* _The data_:
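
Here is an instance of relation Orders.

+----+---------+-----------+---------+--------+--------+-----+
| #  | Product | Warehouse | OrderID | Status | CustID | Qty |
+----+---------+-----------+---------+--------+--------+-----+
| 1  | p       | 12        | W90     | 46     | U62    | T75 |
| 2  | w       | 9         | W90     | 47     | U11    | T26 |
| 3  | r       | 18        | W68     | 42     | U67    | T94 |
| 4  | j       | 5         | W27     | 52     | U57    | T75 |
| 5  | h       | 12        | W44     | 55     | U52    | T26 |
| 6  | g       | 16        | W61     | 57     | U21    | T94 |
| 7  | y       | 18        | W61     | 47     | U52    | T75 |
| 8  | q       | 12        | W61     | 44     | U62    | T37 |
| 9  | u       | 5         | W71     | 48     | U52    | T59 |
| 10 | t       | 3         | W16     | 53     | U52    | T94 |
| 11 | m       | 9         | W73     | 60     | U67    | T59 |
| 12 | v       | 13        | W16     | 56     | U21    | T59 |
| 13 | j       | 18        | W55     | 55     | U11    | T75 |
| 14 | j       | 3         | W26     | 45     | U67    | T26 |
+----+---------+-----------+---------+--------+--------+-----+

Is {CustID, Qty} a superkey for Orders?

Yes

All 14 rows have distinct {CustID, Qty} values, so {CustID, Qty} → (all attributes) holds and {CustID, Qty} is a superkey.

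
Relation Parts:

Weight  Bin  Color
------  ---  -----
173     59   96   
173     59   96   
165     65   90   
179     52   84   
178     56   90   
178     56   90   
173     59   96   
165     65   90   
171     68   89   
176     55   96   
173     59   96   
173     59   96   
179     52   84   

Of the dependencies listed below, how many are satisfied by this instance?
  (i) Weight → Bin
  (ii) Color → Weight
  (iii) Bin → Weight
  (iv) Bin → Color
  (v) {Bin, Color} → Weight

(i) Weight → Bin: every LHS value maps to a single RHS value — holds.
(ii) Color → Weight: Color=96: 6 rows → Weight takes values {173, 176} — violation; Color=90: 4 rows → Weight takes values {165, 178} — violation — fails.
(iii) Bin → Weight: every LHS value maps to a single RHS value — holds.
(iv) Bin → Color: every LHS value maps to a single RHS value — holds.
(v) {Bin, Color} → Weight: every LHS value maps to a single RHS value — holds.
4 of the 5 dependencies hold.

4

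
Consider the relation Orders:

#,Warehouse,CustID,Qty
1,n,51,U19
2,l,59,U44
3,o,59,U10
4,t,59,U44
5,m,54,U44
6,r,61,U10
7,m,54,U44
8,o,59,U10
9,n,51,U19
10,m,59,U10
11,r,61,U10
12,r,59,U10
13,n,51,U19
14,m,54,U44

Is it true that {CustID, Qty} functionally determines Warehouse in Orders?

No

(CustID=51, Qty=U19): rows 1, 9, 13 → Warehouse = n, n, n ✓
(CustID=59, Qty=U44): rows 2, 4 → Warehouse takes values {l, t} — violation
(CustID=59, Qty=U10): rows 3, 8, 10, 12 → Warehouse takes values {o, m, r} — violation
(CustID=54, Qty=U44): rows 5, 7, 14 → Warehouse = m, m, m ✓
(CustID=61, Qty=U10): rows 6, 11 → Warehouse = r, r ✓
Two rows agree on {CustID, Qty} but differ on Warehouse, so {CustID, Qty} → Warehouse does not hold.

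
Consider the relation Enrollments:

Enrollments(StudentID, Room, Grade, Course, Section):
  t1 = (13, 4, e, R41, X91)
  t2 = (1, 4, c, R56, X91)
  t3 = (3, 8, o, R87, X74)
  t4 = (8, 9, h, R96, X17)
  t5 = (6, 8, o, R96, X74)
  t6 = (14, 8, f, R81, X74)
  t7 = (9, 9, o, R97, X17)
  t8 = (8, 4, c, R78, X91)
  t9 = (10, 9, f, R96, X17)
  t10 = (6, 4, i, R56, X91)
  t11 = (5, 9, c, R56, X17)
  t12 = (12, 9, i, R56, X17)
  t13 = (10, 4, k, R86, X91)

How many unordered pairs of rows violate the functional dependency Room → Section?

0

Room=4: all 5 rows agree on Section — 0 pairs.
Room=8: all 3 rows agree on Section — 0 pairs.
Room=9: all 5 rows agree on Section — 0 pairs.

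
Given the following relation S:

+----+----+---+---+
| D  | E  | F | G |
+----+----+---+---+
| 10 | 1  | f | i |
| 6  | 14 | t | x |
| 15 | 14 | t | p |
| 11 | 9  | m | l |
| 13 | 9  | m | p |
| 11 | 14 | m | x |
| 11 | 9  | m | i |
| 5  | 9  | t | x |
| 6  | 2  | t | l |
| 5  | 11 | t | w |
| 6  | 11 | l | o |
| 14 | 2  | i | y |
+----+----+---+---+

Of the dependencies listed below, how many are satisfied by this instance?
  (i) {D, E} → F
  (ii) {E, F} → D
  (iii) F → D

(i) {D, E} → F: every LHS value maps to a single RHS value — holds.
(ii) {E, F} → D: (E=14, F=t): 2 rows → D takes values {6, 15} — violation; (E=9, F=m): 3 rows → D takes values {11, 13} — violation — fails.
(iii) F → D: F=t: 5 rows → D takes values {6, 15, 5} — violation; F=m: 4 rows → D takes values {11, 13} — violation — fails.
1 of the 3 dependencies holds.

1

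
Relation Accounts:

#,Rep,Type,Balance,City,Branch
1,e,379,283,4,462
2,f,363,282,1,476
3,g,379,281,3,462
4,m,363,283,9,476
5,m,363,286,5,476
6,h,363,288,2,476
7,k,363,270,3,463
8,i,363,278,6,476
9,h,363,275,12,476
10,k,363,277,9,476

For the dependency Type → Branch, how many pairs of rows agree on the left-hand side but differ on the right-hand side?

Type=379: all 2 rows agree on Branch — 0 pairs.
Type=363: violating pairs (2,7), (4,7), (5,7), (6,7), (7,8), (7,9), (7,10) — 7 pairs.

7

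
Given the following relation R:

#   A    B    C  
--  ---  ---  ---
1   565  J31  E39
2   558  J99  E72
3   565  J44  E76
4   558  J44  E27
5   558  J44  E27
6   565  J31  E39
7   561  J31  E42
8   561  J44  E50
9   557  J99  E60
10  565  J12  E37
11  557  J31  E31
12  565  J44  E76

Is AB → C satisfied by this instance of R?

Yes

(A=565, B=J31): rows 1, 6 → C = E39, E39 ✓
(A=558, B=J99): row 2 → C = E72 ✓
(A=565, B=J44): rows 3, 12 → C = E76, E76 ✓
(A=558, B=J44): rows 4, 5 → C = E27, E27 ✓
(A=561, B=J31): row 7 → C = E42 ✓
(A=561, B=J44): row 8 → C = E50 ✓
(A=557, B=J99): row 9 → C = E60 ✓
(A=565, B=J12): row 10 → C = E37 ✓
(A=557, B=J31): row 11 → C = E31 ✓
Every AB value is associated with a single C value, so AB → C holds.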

* _What is required_:
Word for word, repeat each entry from the listing above.

* _Expected output_:
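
Here is an instance of relation Orders.

+----+---------+-----------+---------+--------+--------+-----+
| #  | Product | Warehouse | OrderID | Status | CustID | Qty |
+----+---------+-----------+---------+--------+--------+-----+
| 1  | p       | 12        | W90     | 46     | U62    | T75 |
| 2  | w       | 9         | W90     | 47     | U11    | T26 |
| 3  | r       | 18        | W68     | 42     | U67    | T94 |
| 4  | j       | 5         | W27     | 52     | U57    | T75 |
| 5  | h       | 12        | W44     | 55     | U52    | T26 |
| 6  | g       | 16        | W61     | 57     | U21    | T94 |
| 7  | y       | 18        | W61     | 47     | U52    | T75 |
| 8  | q       | 12        | W61     | 44     | U62    | T37 |
| 9  | u       | 5         | W71     | 48     | U52    | T59 |
| 10 | t       | 3         | W16     | 53     | U52    | T94 |
| 11 | m       | 9         | W73     | 60     | U67    | T59 |
| 12 | v       | 13        | W16     | 56     | U21    | T59 |
| 13 | j       | 18        | W55     | 55     | U11    | T75 |
| 14 | j       | 3         | W26     | 45     | U67    | T26 |
+----+---------+-----------+---------+--------+--------+-----+

Is {CustID, Qty} a superkey for Orders?

Yes

All 14 rows have distinct {CustID, Qty} values, so {CustID, Qty} → (all attributes) holds and {CustID, Qty} is a superkey.

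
Relation Parts:

Weight  Bin  Color
------  ---  -----
173     59   96   
173     59   96   
165     65   90   
179     52   84   
178     56   90   
178     56   90   
173     59   96   
165     65   90   
171     68   89   
176     55   96   
173     59   96   
173     59   96   
179     52   84   

Of the dependencies listed below, how many are satisfied by this instance?
  (i) Weight → Bin
  (ii) Color → Weight
  (iii) Bin → Weight
  (iv) Bin → Color
  (v) {Bin, Color} → Weight

(i) Weight → Bin: every LHS value maps to a single RHS value — holds.
(ii) Color → Weight: Color=96: 6 rows → Weight takes values {173, 176} — violation; Color=90: 4 rows → Weight takes values {165, 178} — violation — fails.
(iii) Bin → Weight: every LHS value maps to a single RHS value — holds.
(iv) Bin → Color: every LHS value maps to a single RHS value — holds.
(v) {Bin, Color} → Weight: every LHS value maps to a single RHS value — holds.
4 of the 5 dependencies hold.

4

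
Consider the relation Orders:

#,Warehouse,CustID,Qty
1,n,51,U19
2,l,59,U44
3,o,59,U10
4,t,59,U44
5,m,54,U44
6,r,61,U10
7,m,54,U44
8,o,59,U10
9,n,51,U19
10,m,59,U10
11,r,61,U10
12,r,59,U10
13,n,51,U19
14,m,54,U44

Is it true that {CustID, Qty} functionally determines Warehouse in Orders?

No

(CustID=51, Qty=U19): rows 1, 9, 13 → Warehouse = n, n, n ✓
(CustID=59, Qty=U44): rows 2, 4 → Warehouse takes values {l, t} — violation
(CustID=59, Qty=U10): rows 3, 8, 10, 12 → Warehouse takes values {o, m, r} — violation
(CustID=54, Qty=U44): rows 5, 7, 14 → Warehouse = m, m, m ✓
(CustID=61, Qty=U10): rows 6, 11 → Warehouse = r, r ✓
Two rows agree on {CustID, Qty} but differ on Warehouse, so {CustID, Qty} → Warehouse does not hold.

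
Consider the relation Enrollments:

Enrollments(StudentID, Room, Grade, Course, Section):
  t1 = (13, 4, e, R41, X91)
  t2 = (1, 4, c, R56, X91)
  t3 = (3, 8, o, R87, X74)
  t4 = (8, 9, h, R96, X17)
  t5 = (6, 8, o, R96, X74)
  t6 = (14, 8, f, R81, X74)
  t7 = (9, 9, o, R97, X17)
  t8 = (8, 4, c, R78, X91)
  t9 = (10, 9, f, R96, X17)
  t10 = (6, 4, i, R56, X91)
  t11 = (5, 9, c, R56, X17)
  t12 = (12, 9, i, R56, X17)
  t13 = (10, 4, k, R86, X91)

How many unordered pairs of rows violate the functional dependency Room → Section?

0

Room=4: all 5 rows agree on Section — 0 pairs.
Room=8: all 3 rows agree on Section — 0 pairs.
Room=9: all 5 rows agree on Section — 0 pairs.

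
Given the following relation S:

+----+----+---+---+
| D  | E  | F | G |
+----+----+---+---+
| 10 | 1  | f | i |
| 6  | 14 | t | x |
| 15 | 14 | t | p |
| 11 | 9  | m | l |
| 13 | 9  | m | p |
| 11 | 14 | m | x |
| 11 | 9  | m | i |
| 5  | 9  | t | x |
| 6  | 2  | t | l |
| 5  | 11 | t | w |
| 6  | 11 | l | o |
| 14 | 2  | i | y |
+----+----+---+---+

Of the dependencies listed below, how many are satisfied by this instance?
  (i) {D, E} → F
  (ii) {E, F} → D
  (iii) F → D

(i) {D, E} → F: every LHS value maps to a single RHS value — holds.
(ii) {E, F} → D: (E=14, F=t): 2 rows → D takes values {6, 15} — violation; (E=9, F=m): 3 rows → D takes values {11, 13} — violation — fails.
(iii) F → D: F=t: 5 rows → D takes values {6, 15, 5} — violation; F=m: 4 rows → D takes values {11, 13} — violation — fails.
1 of the 3 dependencies holds.

1

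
Relation Accounts:

#,Rep,Type,Balance,City,Branch
1,e,379,283,4,462
2,f,363,282,1,476
3,g,379,281,3,462
4,m,363,283,9,476
5,m,363,286,5,476
6,h,363,288,2,476
7,k,363,270,3,463
8,i,363,278,6,476
9,h,363,275,12,476
10,k,363,277,9,476

For the dependency Type → Branch, how many pairs of rows agree on the left-hand side but differ on the right-hand side?

Type=379: all 2 rows agree on Branch — 0 pairs.
Type=363: violating pairs (2,7), (4,7), (5,7), (6,7), (7,8), (7,9), (7,10) — 7 pairs.

7

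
Given the following relation R:

#   A    B    C  
--  ---  ---  ---
1   565  J31  E39
2   558  J99  E72
3   565  J44  E76
4   558  J44  E27
5   558  J44  E27
6   565  J31  E39
7   561  J31  E42
8   561  J44  E50
9   557  J99  E60
10  565  J12  E37
11  557  J31  E31
12  565  J44  E76

Is AB → C satisfied by this instance of R?

Yes

(A=565, B=J31): rows 1, 6 → C = E39, E39 ✓
(A=558, B=J99): row 2 → C = E72 ✓
(A=565, B=J44): rows 3, 12 → C = E76, E76 ✓
(A=558, B=J44): rows 4, 5 → C = E27, E27 ✓
(A=561, B=J31): row 7 → C = E42 ✓
(A=561, B=J44): row 8 → C = E50 ✓
(A=557, B=J99): row 9 → C = E60 ✓
(A=565, B=J12): row 10 → C = E37 ✓
(A=557, B=J31): row 11 → C = E31 ✓
Every AB value is associated with a single C value, so AB → C holds.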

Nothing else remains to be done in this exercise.